**About this task**
Output only the lines of the entries that follow, starting at the one with "21532\right) - 26197$?" and running down to the one with "Answer: -20440529247/22188597200 ≈ -0.92122", both included and unchanged.

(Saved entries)
╔══

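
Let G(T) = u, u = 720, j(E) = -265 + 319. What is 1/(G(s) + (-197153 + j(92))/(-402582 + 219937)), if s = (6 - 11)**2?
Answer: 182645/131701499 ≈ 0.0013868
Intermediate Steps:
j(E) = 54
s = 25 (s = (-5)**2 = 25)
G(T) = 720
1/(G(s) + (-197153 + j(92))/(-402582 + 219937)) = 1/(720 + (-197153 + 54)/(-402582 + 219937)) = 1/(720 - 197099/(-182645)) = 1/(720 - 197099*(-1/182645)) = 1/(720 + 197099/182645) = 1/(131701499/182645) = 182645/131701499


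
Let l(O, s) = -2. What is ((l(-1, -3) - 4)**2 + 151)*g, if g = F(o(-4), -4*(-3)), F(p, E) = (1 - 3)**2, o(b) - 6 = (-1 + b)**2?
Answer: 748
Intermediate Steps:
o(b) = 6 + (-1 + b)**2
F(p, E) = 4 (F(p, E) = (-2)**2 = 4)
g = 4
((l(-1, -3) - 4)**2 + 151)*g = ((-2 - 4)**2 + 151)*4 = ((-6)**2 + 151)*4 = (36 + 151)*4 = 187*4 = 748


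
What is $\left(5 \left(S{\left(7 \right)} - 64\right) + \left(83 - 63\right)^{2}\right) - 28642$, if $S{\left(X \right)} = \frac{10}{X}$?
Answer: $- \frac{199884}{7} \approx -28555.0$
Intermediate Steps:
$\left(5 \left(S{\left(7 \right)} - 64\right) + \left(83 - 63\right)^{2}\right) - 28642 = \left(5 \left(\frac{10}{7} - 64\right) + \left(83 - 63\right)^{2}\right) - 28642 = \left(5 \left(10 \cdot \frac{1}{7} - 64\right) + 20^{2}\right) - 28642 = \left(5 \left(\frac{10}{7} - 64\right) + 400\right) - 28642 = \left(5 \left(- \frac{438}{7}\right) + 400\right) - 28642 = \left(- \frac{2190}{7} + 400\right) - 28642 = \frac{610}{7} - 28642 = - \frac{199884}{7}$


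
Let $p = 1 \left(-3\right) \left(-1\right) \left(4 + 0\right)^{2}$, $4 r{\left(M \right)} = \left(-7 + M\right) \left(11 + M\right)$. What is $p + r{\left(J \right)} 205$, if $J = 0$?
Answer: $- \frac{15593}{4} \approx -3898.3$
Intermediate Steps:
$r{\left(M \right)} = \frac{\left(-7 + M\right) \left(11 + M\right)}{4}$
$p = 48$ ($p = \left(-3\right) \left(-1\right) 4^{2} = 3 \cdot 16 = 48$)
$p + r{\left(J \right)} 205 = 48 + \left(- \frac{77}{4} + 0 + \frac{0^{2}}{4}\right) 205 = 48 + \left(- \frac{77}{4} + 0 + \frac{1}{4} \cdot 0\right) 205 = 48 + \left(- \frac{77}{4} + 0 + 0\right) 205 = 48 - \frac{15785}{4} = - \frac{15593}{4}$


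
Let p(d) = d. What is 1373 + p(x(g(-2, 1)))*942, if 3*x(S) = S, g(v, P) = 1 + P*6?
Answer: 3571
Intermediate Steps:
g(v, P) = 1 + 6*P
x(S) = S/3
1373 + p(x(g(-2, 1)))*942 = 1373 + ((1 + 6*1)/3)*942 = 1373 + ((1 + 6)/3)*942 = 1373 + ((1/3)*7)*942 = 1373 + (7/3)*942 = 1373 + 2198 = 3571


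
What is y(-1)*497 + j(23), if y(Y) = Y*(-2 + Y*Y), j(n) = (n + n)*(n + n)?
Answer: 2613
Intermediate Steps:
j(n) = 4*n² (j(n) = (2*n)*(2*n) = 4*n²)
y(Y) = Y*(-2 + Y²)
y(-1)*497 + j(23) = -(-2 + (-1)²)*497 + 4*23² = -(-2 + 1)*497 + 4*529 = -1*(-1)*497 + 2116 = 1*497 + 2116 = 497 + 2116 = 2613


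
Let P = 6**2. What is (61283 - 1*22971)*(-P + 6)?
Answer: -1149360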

╚══
╔══

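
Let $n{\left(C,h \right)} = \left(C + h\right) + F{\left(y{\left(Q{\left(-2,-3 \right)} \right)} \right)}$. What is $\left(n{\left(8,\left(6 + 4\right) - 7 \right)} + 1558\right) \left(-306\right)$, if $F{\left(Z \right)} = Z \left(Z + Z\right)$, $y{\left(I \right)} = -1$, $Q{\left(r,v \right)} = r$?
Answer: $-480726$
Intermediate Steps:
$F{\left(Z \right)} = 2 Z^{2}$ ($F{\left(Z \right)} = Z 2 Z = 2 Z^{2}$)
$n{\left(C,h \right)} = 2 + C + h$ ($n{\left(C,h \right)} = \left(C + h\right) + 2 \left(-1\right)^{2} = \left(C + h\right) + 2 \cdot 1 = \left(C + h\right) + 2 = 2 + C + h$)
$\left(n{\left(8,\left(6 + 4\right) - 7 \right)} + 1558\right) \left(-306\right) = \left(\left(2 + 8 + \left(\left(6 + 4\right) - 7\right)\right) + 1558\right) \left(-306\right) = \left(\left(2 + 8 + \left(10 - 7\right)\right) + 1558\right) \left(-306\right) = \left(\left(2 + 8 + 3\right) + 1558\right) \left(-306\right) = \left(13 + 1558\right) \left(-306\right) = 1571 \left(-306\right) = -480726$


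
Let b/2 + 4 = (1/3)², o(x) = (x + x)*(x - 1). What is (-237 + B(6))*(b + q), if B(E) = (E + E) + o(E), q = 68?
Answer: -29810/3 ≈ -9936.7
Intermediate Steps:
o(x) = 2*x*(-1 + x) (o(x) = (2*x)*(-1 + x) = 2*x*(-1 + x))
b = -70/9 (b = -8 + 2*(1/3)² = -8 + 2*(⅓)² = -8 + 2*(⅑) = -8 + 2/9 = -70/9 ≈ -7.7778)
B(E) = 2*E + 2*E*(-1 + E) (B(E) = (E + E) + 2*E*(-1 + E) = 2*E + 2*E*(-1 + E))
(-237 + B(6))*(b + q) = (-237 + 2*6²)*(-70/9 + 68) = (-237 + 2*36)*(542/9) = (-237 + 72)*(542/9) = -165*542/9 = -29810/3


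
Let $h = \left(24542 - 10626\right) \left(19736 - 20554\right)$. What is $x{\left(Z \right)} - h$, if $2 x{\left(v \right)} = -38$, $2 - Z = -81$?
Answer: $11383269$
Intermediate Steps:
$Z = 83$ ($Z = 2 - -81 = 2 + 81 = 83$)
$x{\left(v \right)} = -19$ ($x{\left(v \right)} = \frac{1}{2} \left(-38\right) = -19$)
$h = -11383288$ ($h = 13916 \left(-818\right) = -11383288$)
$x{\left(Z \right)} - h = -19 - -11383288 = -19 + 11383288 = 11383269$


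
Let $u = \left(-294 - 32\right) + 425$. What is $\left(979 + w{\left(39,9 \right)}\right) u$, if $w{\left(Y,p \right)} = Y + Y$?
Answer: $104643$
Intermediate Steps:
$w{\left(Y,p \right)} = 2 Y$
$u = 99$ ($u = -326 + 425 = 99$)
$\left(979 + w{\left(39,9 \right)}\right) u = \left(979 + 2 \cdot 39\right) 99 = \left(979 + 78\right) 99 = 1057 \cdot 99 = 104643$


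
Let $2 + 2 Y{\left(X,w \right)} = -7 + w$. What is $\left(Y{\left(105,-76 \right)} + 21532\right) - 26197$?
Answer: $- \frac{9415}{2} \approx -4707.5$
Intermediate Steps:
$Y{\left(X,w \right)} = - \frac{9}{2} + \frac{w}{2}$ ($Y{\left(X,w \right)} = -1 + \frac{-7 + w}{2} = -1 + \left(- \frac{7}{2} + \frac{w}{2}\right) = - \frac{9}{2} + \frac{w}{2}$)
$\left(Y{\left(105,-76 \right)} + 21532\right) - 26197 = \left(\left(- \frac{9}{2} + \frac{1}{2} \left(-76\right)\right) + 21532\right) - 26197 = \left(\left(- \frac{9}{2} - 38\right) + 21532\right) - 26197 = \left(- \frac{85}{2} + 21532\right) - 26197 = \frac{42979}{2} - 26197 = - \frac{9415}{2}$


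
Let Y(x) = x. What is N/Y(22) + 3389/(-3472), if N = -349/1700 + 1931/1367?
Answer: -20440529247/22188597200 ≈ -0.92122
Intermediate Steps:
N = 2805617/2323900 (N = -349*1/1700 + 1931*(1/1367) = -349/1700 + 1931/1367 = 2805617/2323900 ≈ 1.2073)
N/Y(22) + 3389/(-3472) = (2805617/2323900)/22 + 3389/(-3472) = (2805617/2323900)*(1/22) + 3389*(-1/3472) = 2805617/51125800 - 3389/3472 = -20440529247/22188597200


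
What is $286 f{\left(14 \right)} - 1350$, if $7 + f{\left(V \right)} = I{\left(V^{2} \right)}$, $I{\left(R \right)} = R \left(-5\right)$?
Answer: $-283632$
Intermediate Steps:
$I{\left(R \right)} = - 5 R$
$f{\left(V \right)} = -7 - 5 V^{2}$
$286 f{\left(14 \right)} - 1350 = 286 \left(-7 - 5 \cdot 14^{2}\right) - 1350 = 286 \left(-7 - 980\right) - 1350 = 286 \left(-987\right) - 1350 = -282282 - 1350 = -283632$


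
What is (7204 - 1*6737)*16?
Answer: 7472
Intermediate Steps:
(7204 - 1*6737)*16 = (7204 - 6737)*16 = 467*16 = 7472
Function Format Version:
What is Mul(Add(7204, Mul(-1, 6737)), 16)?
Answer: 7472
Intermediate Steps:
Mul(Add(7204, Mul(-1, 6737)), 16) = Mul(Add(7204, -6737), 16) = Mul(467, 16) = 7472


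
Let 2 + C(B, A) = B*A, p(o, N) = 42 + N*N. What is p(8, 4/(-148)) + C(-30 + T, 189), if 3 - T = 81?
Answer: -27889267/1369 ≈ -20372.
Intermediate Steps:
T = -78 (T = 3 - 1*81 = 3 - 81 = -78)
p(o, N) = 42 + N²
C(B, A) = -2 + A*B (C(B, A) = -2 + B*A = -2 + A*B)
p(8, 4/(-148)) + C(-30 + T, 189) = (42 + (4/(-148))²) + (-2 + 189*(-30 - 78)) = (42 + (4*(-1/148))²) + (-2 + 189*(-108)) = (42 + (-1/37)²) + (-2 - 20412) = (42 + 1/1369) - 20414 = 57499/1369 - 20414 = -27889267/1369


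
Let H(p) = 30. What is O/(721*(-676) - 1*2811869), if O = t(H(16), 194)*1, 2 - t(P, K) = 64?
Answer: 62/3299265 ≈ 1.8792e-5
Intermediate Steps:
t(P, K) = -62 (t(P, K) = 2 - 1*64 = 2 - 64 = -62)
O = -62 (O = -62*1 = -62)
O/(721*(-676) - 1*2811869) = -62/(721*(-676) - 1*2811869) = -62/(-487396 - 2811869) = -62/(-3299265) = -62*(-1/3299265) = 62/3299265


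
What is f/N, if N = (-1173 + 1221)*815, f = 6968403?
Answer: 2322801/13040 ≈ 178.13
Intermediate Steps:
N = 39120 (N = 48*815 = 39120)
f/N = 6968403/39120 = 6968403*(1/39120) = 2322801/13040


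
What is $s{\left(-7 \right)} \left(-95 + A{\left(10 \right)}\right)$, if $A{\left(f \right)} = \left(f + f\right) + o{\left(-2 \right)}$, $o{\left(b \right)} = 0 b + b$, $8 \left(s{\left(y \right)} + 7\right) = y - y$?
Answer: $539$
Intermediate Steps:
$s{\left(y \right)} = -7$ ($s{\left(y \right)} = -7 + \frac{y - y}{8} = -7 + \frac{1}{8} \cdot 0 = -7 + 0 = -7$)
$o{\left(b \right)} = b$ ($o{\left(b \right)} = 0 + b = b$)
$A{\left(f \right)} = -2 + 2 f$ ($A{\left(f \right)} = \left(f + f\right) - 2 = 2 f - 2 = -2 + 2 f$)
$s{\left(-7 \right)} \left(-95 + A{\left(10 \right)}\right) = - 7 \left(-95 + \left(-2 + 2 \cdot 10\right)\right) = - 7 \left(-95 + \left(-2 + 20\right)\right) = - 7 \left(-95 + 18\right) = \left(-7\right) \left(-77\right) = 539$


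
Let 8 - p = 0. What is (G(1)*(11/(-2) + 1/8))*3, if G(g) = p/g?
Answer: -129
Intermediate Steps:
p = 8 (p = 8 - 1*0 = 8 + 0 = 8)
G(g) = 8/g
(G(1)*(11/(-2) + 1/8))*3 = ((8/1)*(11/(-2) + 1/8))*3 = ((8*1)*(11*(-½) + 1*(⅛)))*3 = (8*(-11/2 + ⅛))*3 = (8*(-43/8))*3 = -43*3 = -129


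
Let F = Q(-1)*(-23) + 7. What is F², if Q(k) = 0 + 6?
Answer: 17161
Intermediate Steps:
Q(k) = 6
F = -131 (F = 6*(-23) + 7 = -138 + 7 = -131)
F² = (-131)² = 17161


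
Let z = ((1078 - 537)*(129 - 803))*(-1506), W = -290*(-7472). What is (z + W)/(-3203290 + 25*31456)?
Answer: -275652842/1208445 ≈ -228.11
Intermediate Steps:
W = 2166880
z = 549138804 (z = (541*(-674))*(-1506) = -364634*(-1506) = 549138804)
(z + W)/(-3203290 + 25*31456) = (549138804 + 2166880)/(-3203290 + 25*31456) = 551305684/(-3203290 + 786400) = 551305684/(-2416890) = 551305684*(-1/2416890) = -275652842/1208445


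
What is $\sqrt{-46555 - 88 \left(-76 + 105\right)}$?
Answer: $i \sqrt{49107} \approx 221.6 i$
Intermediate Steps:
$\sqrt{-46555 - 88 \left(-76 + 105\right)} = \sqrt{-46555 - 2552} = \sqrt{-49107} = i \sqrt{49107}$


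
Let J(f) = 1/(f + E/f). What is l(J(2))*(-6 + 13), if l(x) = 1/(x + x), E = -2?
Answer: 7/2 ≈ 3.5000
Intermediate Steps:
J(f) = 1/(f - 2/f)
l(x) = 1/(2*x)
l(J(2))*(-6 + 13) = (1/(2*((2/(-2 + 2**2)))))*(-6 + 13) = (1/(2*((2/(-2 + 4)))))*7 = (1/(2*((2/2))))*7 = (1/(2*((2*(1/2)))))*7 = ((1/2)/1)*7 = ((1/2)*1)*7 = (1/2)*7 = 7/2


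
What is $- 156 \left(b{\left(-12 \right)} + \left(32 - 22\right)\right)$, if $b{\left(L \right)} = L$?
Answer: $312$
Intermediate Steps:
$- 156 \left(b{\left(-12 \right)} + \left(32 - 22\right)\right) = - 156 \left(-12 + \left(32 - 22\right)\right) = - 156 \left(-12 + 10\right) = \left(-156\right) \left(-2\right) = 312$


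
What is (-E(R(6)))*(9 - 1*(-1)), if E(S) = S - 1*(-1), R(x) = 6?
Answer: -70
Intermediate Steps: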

╚══
╔══

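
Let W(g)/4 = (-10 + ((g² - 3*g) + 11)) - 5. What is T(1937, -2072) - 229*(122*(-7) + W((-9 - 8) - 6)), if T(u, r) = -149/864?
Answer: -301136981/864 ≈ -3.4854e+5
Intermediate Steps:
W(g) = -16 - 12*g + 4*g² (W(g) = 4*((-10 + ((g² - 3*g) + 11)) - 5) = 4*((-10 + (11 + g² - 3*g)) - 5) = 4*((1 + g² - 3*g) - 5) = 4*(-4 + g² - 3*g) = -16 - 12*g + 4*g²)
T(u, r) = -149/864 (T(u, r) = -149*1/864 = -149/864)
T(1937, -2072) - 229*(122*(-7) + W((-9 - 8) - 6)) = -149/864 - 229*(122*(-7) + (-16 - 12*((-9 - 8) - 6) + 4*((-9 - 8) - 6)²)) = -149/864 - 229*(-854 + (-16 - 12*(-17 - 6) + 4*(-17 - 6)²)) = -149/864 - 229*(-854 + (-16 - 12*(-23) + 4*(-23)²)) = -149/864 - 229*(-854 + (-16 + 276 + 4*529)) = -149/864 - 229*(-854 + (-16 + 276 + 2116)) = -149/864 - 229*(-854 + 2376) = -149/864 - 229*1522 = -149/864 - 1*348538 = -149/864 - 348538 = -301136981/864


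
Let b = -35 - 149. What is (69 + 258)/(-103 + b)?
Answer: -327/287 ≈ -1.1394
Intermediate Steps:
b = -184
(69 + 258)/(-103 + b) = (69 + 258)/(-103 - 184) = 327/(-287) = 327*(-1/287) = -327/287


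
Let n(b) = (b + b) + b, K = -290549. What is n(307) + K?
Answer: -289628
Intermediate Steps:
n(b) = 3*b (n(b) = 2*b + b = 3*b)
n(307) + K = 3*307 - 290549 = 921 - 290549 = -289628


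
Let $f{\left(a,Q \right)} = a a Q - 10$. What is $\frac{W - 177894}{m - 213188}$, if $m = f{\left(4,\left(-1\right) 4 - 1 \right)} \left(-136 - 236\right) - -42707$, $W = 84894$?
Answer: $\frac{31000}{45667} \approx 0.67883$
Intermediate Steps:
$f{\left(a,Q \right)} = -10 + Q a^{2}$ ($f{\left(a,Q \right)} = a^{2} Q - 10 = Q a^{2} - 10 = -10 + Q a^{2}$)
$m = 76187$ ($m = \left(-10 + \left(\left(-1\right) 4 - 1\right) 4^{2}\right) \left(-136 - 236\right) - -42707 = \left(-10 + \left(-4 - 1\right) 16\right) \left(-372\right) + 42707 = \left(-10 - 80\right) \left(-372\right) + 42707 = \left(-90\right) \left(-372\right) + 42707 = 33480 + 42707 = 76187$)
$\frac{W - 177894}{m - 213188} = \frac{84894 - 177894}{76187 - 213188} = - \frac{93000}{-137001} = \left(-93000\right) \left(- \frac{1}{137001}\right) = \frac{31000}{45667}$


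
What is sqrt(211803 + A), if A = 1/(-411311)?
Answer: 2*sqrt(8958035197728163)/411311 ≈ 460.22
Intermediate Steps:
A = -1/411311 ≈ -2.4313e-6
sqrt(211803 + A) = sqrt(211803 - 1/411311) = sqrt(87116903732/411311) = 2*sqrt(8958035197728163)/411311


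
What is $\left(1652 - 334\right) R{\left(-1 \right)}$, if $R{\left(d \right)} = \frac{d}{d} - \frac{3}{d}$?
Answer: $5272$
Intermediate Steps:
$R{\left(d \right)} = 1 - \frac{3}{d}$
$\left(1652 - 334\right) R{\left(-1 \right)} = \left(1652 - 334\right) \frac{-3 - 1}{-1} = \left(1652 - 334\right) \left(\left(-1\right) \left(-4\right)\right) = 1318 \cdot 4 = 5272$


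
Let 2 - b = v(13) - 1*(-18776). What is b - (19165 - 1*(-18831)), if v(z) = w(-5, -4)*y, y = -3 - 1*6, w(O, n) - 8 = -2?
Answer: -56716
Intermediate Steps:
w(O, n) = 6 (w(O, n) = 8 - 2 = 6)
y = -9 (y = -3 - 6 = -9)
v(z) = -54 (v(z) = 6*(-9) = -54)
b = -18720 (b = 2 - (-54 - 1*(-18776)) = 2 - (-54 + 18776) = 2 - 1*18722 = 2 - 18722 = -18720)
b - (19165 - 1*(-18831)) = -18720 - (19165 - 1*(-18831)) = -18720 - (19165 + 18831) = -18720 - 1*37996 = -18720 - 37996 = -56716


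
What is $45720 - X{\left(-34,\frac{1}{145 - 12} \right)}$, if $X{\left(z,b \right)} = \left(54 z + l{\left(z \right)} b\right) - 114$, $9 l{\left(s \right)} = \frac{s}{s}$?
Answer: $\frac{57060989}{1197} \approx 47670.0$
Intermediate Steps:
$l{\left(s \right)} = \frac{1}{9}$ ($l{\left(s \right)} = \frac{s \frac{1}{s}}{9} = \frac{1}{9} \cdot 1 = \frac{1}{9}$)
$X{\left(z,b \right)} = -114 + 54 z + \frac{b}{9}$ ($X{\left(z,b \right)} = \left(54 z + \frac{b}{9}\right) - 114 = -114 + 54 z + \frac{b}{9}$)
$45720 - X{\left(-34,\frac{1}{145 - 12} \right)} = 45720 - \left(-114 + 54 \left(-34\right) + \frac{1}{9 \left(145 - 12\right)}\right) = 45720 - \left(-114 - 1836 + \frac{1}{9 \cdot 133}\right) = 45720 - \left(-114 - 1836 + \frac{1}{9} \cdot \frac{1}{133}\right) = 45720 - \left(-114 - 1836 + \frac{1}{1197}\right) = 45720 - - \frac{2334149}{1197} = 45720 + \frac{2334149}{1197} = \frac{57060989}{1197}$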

╚══

**Your response**
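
Let $2 + 2 Y{\left(X,w \right)} = -7 + w$. What is $\left(Y{\left(105,-76 \right)} + 21532\right) - 26197$?
Answer: $- \frac{9415}{2} \approx -4707.5$
Intermediate Steps:
$Y{\left(X,w \right)} = - \frac{9}{2} + \frac{w}{2}$ ($Y{\left(X,w \right)} = -1 + \frac{-7 + w}{2} = -1 + \left(- \frac{7}{2} + \frac{w}{2}\right) = - \frac{9}{2} + \frac{w}{2}$)
$\left(Y{\left(105,-76 \right)} + 21532\right) - 26197 = \left(\left(- \frac{9}{2} + \frac{1}{2} \left(-76\right)\right) + 21532\right) - 26197 = \left(\left(- \frac{9}{2} - 38\right) + 21532\right) - 26197 = \left(- \frac{85}{2} + 21532\right) - 26197 = \frac{42979}{2} - 26197 = - \frac{9415}{2}$


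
Let Y(x) = x. What is N/Y(22) + 3389/(-3472), if N = -349/1700 + 1931/1367?
Answer: -20440529247/22188597200 ≈ -0.92122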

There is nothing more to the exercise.